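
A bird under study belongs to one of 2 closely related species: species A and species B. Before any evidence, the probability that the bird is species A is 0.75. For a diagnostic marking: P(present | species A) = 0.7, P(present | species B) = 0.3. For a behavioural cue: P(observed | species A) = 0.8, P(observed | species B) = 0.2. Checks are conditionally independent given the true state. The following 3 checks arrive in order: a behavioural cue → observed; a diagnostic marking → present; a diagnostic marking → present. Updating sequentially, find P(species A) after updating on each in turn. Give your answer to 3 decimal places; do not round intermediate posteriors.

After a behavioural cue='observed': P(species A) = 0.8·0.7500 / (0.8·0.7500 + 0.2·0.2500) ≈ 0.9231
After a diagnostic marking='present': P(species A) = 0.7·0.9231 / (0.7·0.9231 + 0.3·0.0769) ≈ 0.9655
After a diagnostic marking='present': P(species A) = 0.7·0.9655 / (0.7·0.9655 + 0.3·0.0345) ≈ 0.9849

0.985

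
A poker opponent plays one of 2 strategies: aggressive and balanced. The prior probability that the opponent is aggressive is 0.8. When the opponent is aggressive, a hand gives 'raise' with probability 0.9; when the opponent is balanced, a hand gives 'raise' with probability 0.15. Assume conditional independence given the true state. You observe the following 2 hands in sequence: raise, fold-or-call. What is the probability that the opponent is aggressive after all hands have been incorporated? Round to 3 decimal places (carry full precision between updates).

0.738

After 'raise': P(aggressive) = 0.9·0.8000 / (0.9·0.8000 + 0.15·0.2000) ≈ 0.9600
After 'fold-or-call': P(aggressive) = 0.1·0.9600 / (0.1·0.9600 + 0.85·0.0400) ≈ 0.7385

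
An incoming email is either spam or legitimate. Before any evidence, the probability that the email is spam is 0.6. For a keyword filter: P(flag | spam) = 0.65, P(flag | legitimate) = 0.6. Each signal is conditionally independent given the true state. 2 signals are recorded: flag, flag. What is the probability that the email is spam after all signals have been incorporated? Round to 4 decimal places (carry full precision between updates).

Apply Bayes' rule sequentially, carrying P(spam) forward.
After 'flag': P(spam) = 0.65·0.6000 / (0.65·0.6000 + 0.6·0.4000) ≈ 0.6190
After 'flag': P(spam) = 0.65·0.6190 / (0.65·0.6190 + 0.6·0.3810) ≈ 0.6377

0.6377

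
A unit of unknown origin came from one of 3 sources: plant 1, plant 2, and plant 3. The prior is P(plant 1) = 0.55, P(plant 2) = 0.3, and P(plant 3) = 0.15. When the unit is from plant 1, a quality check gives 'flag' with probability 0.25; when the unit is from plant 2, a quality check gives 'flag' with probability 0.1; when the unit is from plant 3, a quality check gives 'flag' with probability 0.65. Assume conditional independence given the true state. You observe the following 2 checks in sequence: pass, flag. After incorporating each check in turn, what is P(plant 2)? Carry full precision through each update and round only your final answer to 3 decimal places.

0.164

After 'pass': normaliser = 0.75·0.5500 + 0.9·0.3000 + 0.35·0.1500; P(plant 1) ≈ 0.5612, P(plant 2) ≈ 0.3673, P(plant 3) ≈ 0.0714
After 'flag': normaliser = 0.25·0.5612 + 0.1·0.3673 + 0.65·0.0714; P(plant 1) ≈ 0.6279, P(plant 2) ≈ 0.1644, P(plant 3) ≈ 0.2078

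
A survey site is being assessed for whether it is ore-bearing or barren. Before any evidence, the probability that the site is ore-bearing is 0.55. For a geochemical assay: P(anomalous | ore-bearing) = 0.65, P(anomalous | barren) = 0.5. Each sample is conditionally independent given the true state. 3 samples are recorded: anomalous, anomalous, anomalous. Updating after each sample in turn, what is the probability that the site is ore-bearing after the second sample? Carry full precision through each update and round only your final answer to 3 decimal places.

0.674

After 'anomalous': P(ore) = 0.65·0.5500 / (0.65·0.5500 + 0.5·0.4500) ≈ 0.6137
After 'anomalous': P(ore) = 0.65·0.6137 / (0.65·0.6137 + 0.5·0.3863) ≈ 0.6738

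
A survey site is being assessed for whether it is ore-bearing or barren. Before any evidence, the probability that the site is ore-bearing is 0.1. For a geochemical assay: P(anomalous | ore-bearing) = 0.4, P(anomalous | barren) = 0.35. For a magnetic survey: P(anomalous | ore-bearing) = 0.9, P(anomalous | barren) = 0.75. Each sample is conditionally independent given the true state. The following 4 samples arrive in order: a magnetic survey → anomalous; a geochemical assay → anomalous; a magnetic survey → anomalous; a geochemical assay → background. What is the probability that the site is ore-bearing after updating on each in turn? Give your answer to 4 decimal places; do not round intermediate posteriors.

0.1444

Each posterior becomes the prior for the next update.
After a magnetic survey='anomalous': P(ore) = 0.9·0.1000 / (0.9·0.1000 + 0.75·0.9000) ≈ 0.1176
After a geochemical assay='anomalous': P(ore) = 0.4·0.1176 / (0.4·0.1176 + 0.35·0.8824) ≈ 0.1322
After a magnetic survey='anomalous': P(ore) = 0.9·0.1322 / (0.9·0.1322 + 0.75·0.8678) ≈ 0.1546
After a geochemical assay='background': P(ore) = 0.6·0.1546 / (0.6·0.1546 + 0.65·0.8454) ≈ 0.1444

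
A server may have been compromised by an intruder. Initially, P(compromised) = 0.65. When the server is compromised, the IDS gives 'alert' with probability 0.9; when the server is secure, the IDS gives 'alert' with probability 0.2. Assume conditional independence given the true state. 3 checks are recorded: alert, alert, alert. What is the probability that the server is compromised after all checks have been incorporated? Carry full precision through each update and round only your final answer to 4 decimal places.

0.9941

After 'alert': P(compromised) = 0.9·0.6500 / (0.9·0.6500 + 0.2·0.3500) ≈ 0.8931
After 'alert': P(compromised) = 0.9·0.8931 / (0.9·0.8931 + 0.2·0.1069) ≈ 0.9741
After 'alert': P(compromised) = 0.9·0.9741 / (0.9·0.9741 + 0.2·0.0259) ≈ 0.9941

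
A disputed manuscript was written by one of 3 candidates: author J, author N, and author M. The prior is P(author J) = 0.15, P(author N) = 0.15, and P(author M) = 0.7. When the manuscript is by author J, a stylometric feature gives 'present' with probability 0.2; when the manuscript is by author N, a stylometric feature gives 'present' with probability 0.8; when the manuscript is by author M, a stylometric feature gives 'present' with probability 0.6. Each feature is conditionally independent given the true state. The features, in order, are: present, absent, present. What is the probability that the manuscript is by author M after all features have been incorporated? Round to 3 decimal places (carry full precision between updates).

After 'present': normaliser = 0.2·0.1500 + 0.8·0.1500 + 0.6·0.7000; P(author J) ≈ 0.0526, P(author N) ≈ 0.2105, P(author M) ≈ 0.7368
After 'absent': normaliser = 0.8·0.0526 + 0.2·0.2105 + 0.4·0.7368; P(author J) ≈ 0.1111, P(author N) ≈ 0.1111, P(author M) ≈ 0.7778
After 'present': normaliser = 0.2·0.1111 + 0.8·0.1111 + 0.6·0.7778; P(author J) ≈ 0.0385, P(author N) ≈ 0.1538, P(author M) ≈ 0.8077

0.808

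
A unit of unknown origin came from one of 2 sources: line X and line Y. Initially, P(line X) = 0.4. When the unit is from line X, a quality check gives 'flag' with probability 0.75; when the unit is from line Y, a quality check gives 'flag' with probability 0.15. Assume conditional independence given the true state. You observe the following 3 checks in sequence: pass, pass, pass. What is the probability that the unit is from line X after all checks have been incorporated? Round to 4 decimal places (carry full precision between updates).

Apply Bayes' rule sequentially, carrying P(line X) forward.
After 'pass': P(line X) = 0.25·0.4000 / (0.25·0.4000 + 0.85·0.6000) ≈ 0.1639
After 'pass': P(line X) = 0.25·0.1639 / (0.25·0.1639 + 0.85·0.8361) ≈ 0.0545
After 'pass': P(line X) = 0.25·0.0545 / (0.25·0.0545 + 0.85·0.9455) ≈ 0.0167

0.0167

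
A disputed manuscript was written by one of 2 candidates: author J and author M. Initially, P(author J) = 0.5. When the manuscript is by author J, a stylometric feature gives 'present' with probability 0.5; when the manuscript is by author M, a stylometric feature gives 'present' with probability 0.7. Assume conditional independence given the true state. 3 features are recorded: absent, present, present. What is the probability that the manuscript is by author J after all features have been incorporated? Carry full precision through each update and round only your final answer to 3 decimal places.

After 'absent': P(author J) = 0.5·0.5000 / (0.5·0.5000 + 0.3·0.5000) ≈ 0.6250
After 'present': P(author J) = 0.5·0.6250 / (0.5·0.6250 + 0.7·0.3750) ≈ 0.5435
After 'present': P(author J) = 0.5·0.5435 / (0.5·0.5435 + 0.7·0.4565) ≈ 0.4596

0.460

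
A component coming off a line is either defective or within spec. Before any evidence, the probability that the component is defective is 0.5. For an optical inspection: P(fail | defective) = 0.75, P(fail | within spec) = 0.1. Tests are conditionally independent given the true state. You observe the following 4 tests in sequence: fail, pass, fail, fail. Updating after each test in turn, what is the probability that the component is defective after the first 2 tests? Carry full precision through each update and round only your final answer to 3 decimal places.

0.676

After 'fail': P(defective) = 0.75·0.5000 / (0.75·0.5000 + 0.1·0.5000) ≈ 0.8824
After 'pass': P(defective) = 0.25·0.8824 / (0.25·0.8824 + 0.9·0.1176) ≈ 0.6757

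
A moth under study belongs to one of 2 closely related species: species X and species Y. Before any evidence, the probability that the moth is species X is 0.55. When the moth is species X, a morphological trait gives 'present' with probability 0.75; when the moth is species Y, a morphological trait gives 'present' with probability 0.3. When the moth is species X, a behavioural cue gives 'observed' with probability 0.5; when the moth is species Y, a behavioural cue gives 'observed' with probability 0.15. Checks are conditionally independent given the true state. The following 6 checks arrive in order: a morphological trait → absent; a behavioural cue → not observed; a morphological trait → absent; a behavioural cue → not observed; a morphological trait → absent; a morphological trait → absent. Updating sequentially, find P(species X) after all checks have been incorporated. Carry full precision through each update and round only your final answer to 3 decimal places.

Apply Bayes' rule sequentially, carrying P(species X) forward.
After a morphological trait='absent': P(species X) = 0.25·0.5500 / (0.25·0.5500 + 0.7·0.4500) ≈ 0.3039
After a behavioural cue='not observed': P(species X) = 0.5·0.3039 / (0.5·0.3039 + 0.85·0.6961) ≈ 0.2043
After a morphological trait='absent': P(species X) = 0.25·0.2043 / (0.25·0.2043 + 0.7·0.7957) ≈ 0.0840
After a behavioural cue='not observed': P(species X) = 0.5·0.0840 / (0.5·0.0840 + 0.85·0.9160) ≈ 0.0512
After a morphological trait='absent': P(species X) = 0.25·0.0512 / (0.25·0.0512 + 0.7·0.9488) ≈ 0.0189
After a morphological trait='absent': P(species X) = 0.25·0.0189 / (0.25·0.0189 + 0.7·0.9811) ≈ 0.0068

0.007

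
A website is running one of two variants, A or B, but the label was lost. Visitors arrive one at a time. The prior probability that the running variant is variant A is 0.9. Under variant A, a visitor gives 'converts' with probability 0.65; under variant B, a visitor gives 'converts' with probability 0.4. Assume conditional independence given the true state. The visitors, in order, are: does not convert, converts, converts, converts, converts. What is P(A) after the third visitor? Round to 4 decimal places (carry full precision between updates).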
☆ ☆ ☆ ☆
From the line containing "A moth under" through the last line of the records, output each line exactly and nothing more.

Answer to the problem:
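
A moth under study belongs to one of 2 closely related species: species X and species Y. Before any evidence, the probability that the moth is species X is 0.55. When the moth is species X, a morphological trait gives 'present' with probability 0.75; when the moth is species Y, a morphological trait gives 'present' with probability 0.3. When the moth is species X, a behavioural cue gives 'observed' with probability 0.5; when the moth is species Y, a behavioural cue gives 'observed' with probability 0.15. Checks are conditionally independent given the true state. The following 6 checks arrive in order: a morphological trait → absent; a behavioural cue → not observed; a morphological trait → absent; a behavioural cue → not observed; a morphological trait → absent; a morphological trait → absent. Updating sequentially, find P(species X) after all checks have been incorporated. Carry full precision through each update and round only your final answer to 3 decimal places.

Apply Bayes' rule sequentially, carrying P(species X) forward.
After a morphological trait='absent': P(species X) = 0.25·0.5500 / (0.25·0.5500 + 0.7·0.4500) ≈ 0.3039
After a behavioural cue='not observed': P(species X) = 0.5·0.3039 / (0.5·0.3039 + 0.85·0.6961) ≈ 0.2043
After a morphological trait='absent': P(species X) = 0.25·0.2043 / (0.25·0.2043 + 0.7·0.7957) ≈ 0.0840
After a behavioural cue='not observed': P(species X) = 0.5·0.0840 / (0.5·0.0840 + 0.85·0.9160) ≈ 0.0512
After a morphological trait='absent': P(species X) = 0.25·0.0512 / (0.25·0.0512 + 0.7·0.9488) ≈ 0.0189
After a morphological trait='absent': P(species X) = 0.25·0.0189 / (0.25·0.0189 + 0.7·0.9811) ≈ 0.0068

0.007

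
A website is running one of two variants, A or B, but the label was lost. Visitors arrive one at a time. The prior probability that the running variant is variant A is 0.9. Under variant A, a visitor gives 'converts' with probability 0.65; under variant B, a visitor gives 'converts' with probability 0.4. Assume conditional independence given the true state. The visitors, in order, are: does not convert, converts, converts, converts, converts. What is P(A) after the third visitor? Round to 4 decimal places (carry full precision between updates).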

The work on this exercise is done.